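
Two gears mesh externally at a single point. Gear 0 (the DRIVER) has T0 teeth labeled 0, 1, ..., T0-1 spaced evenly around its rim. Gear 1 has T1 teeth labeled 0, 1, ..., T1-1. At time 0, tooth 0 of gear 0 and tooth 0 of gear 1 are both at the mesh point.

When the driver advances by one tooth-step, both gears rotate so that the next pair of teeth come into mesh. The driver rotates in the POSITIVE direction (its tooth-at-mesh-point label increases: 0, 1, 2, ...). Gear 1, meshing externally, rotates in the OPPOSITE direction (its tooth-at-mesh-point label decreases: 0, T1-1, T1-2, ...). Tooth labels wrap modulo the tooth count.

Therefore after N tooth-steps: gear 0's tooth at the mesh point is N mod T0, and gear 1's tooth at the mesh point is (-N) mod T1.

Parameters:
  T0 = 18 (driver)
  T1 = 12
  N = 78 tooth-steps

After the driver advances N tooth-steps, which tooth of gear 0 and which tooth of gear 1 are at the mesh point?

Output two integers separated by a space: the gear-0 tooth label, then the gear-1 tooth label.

Answer: 6 6

Derivation:
Gear 0 (driver, T0=18): tooth at mesh = N mod T0
  78 = 4 * 18 + 6, so 78 mod 18 = 6
  gear 0 tooth = 6
Gear 1 (driven, T1=12): tooth at mesh = (-N) mod T1
  78 = 6 * 12 + 6, so 78 mod 12 = 6
  (-78) mod 12 = (-6) mod 12 = 12 - 6 = 6
Mesh after 78 steps: gear-0 tooth 6 meets gear-1 tooth 6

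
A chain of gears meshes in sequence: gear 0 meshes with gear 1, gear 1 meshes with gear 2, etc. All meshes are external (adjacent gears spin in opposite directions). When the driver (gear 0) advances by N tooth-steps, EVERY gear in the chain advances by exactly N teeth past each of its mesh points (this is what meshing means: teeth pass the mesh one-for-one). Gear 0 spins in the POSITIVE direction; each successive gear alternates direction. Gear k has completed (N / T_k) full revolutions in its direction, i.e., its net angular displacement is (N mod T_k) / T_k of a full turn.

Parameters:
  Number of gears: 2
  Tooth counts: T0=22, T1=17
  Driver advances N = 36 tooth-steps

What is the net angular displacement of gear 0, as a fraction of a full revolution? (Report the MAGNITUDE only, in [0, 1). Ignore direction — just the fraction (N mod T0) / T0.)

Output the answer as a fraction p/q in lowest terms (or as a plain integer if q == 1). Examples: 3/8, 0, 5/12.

Chain of 2 gears, tooth counts: [22, 17]
  gear 0: T0=22, direction=positive, advance = 36 mod 22 = 14 teeth = 14/22 turn
  gear 1: T1=17, direction=negative, advance = 36 mod 17 = 2 teeth = 2/17 turn
Gear 0: 36 mod 22 = 14
Fraction = 14 / 22 = 7/11 (gcd(14,22)=2) = 7/11

Answer: 7/11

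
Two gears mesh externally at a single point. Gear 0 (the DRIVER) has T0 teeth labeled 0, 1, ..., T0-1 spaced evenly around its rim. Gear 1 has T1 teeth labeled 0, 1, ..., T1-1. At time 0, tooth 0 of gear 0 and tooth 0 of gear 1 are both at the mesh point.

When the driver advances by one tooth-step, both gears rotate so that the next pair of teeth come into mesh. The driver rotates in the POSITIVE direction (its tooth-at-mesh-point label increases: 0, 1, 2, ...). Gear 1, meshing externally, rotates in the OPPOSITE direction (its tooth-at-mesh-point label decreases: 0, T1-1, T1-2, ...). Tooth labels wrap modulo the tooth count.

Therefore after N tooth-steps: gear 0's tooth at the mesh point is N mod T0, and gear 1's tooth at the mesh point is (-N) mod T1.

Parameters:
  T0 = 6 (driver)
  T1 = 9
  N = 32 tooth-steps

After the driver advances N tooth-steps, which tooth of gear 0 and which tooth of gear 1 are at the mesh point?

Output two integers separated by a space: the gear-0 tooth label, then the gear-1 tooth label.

Gear 0 (driver, T0=6): tooth at mesh = N mod T0
  32 = 5 * 6 + 2, so 32 mod 6 = 2
  gear 0 tooth = 2
Gear 1 (driven, T1=9): tooth at mesh = (-N) mod T1
  32 = 3 * 9 + 5, so 32 mod 9 = 5
  (-32) mod 9 = (-5) mod 9 = 9 - 5 = 4
Mesh after 32 steps: gear-0 tooth 2 meets gear-1 tooth 4

Answer: 2 4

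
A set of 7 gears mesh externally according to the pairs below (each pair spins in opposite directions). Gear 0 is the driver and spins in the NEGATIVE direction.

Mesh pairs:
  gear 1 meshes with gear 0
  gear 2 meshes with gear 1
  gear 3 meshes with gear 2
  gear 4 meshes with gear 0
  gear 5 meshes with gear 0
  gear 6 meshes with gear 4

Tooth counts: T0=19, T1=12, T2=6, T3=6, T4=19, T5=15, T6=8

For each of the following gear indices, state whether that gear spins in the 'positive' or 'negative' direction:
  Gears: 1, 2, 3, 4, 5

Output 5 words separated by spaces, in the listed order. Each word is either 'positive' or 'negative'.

Answer: positive negative positive positive positive

Derivation:
Gear 0 (driver): negative (depth 0)
  gear 1: meshes with gear 0 -> depth 1 -> positive (opposite of gear 0)
  gear 2: meshes with gear 1 -> depth 2 -> negative (opposite of gear 1)
  gear 3: meshes with gear 2 -> depth 3 -> positive (opposite of gear 2)
  gear 4: meshes with gear 0 -> depth 1 -> positive (opposite of gear 0)
  gear 5: meshes with gear 0 -> depth 1 -> positive (opposite of gear 0)
  gear 6: meshes with gear 4 -> depth 2 -> negative (opposite of gear 4)
Queried indices 1, 2, 3, 4, 5 -> positive, negative, positive, positive, positive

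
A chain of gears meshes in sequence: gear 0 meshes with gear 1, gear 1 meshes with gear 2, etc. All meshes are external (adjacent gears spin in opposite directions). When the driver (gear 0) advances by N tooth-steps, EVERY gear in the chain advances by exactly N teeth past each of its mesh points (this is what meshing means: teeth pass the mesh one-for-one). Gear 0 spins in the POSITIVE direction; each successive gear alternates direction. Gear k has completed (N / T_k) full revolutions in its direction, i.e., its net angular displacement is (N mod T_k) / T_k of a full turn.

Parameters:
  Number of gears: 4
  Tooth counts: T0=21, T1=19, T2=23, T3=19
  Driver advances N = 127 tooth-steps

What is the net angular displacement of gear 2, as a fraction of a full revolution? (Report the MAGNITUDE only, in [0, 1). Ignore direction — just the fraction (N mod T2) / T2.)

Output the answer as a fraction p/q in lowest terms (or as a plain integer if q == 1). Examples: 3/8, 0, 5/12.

Chain of 4 gears, tooth counts: [21, 19, 23, 19]
  gear 0: T0=21, direction=positive, advance = 127 mod 21 = 1 teeth = 1/21 turn
  gear 1: T1=19, direction=negative, advance = 127 mod 19 = 13 teeth = 13/19 turn
  gear 2: T2=23, direction=positive, advance = 127 mod 23 = 12 teeth = 12/23 turn
  gear 3: T3=19, direction=negative, advance = 127 mod 19 = 13 teeth = 13/19 turn
Gear 2: 127 mod 23 = 12
Fraction = 12 / 23 = 12/23 (gcd(12,23)=1) = 12/23

Answer: 12/23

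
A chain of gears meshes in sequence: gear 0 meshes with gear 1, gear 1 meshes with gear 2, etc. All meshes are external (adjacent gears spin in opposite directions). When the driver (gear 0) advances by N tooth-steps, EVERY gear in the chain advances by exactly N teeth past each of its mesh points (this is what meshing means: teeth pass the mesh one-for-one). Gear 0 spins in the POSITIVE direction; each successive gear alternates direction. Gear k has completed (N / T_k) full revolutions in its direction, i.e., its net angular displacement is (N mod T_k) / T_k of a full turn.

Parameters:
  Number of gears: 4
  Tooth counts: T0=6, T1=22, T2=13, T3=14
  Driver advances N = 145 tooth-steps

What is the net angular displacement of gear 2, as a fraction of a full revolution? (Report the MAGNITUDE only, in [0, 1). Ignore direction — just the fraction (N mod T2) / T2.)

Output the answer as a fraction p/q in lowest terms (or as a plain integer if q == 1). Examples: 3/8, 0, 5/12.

Answer: 2/13

Derivation:
Chain of 4 gears, tooth counts: [6, 22, 13, 14]
  gear 0: T0=6, direction=positive, advance = 145 mod 6 = 1 teeth = 1/6 turn
  gear 1: T1=22, direction=negative, advance = 145 mod 22 = 13 teeth = 13/22 turn
  gear 2: T2=13, direction=positive, advance = 145 mod 13 = 2 teeth = 2/13 turn
  gear 3: T3=14, direction=negative, advance = 145 mod 14 = 5 teeth = 5/14 turn
Gear 2: 145 mod 13 = 2
Fraction = 2 / 13 = 2/13 (gcd(2,13)=1) = 2/13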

::::

YOUR INSTRUCTIONS
Return, word for word, the lines of the data above from the line with "gear 4 meshes with gear 0" through the line with "Gears: 1, 2, 3, 4, 5", inclusive.

EXERCISE RESPONSE
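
  gear 4 meshes with gear 0
  gear 5 meshes with gear 0
  gear 6 meshes with gear 4

Tooth counts: T0=19, T1=12, T2=6, T3=6, T4=19, T5=15, T6=8

For each of the following gear indices, state whether that gear spins in the 'positive' or 'negative' direction:
  Gears: 1, 2, 3, 4, 5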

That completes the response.